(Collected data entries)
------
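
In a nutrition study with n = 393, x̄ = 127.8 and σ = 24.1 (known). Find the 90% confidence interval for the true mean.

CI = x̄ ± z*(σ/√n) = 127.8 ± 1.645(24.1/√393) = 127.8 ± 2.0 = (125.8, 129.8)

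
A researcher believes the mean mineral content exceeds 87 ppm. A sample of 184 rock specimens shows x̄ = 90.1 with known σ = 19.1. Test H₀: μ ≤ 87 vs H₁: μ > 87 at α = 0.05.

z = 2.202. Critical value: 1.645. Reject H₀.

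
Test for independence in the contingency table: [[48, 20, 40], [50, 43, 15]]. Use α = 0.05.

χ² = 19.801. df = 2, critical = 5.991. Reject H₀. Variables are dependent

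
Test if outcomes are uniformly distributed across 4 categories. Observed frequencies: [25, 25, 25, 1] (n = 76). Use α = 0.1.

Expected = 19 each. χ² = Σ(O-E)²/E = 22.737. df = 3, critical value = 6.251. Reject H₀.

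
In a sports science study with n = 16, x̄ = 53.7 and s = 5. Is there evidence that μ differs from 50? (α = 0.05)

t = (x̄ - μ₀)/(s/√n) = (53.7 - 50)/(5/√16) = 2.96. df = 15, critical t = ±2.131. Reject H₀.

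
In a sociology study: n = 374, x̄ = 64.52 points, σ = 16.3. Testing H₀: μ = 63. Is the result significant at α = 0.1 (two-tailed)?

z = (64.52 - 63)/(16.3/√374) = 1.803. Since |z| > 1.645, significant at α = 0.1.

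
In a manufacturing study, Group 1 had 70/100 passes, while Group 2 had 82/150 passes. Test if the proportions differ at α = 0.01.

p̂₁ = 0.7, p̂₂ = 0.547, pooled p̂ = 0.608. z = 2.433. Critical: ±2.576. Fail to reject H₀.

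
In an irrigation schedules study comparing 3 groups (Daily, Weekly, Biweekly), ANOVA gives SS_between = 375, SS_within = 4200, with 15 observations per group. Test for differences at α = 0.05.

df_between = 2, df_within = 42. F = MS_between/MS_within = 187.5/100.0 = 1.875. F_crit ≈ 3.22. Fail to reject H₀.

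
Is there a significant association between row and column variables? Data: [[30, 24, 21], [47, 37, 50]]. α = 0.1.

χ² = 1.862. df = 2, critical = 4.605. Fail to reject H₀. No evidence of dependence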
------
▶ _The problem_: Once more, write out all the data above exactly as given.

▶ _Result of this exercise_:
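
In a nutrition study with n = 393, x̄ = 127.8 and σ = 24.1 (known). Find the 90% confidence interval for the true mean.

CI = x̄ ± z*(σ/√n) = 127.8 ± 1.645(24.1/√393) = 127.8 ± 2.0 = (125.8, 129.8)

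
A researcher believes the mean mineral content exceeds 87 ppm. A sample of 184 rock specimens shows x̄ = 90.1 with known σ = 19.1. Test H₀: μ ≤ 87 vs H₁: μ > 87 at α = 0.05.

z = 2.202. Critical value: 1.645. Reject H₀.

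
Test for independence in the contingency table: [[48, 20, 40], [50, 43, 15]]. Use α = 0.05.

χ² = 19.801. df = 2, critical = 5.991. Reject H₀. Variables are dependent

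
Test if outcomes are uniformly distributed across 4 categories. Observed frequencies: [25, 25, 25, 1] (n = 76). Use α = 0.1.

Expected = 19 each. χ² = Σ(O-E)²/E = 22.737. df = 3, critical value = 6.251. Reject H₀.

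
In a sports science study with n = 16, x̄ = 53.7 and s = 5. Is there evidence that μ differs from 50? (α = 0.05)

t = (x̄ - μ₀)/(s/√n) = (53.7 - 50)/(5/√16) = 2.96. df = 15, critical t = ±2.131. Reject H₀.

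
In a sociology study: n = 374, x̄ = 64.52 points, σ = 16.3. Testing H₀: μ = 63. Is the result significant at α = 0.1 (two-tailed)?

z = (64.52 - 63)/(16.3/√374) = 1.803. Since |z| > 1.645, significant at α = 0.1.

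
In a manufacturing study, Group 1 had 70/100 passes, while Group 2 had 82/150 passes. Test if the proportions differ at α = 0.01.

p̂₁ = 0.7, p̂₂ = 0.547, pooled p̂ = 0.608. z = 2.433. Critical: ±2.576. Fail to reject H₀.

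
In an irrigation schedules study comparing 3 groups (Daily, Weekly, Biweekly), ANOVA gives SS_between = 375, SS_within = 4200, with 15 observations per group. Test for differences at α = 0.05.

df_between = 2, df_within = 42. F = MS_between/MS_within = 187.5/100.0 = 1.875. F_crit ≈ 3.22. Fail to reject H₀.

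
Is there a significant association between row and column variables? Data: [[30, 24, 21], [47, 37, 50]]. α = 0.1.

χ² = 1.862. df = 2, critical = 4.605. Fail to reject H₀. No evidence of dependence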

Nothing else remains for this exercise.